(Records contained in a dataset)
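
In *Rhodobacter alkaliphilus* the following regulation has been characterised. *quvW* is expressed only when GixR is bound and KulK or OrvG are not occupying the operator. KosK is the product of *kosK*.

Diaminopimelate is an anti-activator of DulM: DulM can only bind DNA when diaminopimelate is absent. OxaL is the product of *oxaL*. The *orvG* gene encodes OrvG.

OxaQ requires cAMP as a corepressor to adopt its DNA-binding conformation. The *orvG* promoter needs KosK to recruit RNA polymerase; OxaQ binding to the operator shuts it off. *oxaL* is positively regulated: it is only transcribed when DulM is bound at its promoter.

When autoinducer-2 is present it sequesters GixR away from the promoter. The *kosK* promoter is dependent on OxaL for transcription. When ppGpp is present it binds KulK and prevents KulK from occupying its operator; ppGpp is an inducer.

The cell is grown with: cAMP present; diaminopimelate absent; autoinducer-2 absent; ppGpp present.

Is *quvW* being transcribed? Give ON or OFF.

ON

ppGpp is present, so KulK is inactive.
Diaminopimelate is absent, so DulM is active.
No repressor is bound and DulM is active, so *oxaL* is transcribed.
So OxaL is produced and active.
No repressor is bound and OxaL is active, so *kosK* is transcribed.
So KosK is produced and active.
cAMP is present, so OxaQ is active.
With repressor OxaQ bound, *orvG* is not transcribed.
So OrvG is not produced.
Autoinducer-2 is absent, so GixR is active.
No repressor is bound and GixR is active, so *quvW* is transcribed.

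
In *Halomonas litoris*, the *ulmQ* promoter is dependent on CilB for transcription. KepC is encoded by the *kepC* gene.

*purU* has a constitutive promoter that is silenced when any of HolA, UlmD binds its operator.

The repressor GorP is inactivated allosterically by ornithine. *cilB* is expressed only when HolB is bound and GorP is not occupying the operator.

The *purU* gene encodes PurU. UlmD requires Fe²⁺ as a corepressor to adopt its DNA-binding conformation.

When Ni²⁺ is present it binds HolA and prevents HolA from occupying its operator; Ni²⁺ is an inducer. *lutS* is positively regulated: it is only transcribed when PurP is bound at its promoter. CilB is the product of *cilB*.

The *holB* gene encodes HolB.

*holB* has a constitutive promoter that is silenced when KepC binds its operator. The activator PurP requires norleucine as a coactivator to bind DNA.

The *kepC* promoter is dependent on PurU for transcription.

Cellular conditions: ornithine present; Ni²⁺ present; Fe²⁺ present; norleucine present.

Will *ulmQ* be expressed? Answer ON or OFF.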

---

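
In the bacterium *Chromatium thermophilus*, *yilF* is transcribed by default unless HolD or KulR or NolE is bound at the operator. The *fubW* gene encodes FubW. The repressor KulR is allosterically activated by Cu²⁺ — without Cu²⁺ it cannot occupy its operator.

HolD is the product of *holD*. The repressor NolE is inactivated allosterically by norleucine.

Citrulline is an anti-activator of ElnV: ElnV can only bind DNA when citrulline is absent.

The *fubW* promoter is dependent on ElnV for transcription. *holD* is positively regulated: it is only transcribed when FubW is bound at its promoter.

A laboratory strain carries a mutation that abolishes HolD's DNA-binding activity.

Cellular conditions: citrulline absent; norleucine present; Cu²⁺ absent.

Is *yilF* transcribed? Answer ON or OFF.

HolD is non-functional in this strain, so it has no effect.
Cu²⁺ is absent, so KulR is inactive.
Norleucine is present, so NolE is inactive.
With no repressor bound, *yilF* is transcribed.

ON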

...

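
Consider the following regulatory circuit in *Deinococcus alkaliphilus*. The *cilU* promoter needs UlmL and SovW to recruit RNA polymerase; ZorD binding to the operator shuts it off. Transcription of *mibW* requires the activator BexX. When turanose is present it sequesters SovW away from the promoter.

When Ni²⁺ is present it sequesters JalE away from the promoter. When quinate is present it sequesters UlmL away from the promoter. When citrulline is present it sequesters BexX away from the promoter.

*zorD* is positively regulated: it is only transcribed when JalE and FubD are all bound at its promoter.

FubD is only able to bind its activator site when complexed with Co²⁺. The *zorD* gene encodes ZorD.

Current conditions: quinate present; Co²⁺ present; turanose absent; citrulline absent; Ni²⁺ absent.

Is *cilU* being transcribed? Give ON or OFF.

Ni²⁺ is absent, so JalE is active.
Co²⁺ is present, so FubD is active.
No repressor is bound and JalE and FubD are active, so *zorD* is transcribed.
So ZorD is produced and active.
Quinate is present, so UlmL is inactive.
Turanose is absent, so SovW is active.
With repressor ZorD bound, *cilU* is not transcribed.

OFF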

◆ PROBLEM DETAILS: Copy every line of the entries above in which "that" occurs.

◆ OUTPUT FOR THIS EXERCISE:
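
*purU* has a constitutive promoter that is silenced when any of HolA, UlmD binds its operator.
*holB* has a constitutive promoter that is silenced when KepC binds its operator. The activator PurP requires norleucine as a coactivator to bind DNA.
A laboratory strain carries a mutation that abolishes HolD's DNA-binding activity.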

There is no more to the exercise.